Would you copy each line of the records that includes the word "Find"?

▸ Collected data entries

|---|

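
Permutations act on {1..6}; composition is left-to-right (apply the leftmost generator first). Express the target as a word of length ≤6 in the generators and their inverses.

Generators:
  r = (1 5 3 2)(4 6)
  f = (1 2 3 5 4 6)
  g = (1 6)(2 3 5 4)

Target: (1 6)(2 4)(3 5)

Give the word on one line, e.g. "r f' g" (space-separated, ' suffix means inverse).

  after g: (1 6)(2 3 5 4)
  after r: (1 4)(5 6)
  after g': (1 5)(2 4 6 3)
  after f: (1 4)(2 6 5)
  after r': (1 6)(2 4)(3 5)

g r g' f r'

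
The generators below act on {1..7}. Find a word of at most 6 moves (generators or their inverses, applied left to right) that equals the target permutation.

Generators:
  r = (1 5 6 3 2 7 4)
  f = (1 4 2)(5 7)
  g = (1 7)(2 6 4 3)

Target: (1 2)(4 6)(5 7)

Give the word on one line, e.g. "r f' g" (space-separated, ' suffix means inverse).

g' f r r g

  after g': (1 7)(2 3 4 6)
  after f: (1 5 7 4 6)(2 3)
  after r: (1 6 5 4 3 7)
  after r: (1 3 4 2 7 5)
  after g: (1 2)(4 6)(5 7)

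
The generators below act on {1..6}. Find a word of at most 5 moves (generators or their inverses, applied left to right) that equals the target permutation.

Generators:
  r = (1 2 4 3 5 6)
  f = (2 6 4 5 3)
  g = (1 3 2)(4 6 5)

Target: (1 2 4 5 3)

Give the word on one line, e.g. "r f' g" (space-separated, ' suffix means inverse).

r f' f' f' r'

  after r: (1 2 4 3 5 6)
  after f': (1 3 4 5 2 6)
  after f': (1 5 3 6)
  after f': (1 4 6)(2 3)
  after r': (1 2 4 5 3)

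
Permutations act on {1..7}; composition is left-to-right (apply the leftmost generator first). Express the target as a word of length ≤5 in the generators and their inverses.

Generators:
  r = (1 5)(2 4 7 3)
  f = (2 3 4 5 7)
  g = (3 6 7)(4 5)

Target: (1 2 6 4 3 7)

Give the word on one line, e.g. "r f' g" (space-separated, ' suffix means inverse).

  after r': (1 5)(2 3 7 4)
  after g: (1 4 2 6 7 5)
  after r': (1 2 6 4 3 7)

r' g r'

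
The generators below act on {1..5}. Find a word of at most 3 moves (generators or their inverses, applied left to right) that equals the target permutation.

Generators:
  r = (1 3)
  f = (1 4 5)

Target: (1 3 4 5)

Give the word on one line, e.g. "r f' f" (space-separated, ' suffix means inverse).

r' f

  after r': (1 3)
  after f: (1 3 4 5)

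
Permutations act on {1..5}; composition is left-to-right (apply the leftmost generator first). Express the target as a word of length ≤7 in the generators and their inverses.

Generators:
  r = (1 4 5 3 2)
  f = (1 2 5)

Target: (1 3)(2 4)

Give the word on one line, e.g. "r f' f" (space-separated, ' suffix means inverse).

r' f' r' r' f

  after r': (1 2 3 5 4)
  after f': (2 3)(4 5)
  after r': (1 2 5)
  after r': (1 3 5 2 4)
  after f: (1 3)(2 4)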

|---|

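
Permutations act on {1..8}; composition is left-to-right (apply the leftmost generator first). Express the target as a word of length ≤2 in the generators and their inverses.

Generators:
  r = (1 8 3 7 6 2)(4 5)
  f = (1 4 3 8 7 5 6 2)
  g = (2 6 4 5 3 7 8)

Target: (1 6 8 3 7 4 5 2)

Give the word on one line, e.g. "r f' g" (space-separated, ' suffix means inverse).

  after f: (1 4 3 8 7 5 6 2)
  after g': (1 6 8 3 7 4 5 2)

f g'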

|---|

▸ Response to this task
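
The generators below act on {1..7}. Find a word of at most 6 moves (generators or their inverses, applied left to right) that equals the target permutation.
The generators below act on {1..6}. Find a word of at most 5 moves (generators or their inverses, applied left to right) that equals the target permutation.
The generators below act on {1..5}. Find a word of at most 3 moves (generators or their inverses, applied left to right) that equals the target permutation.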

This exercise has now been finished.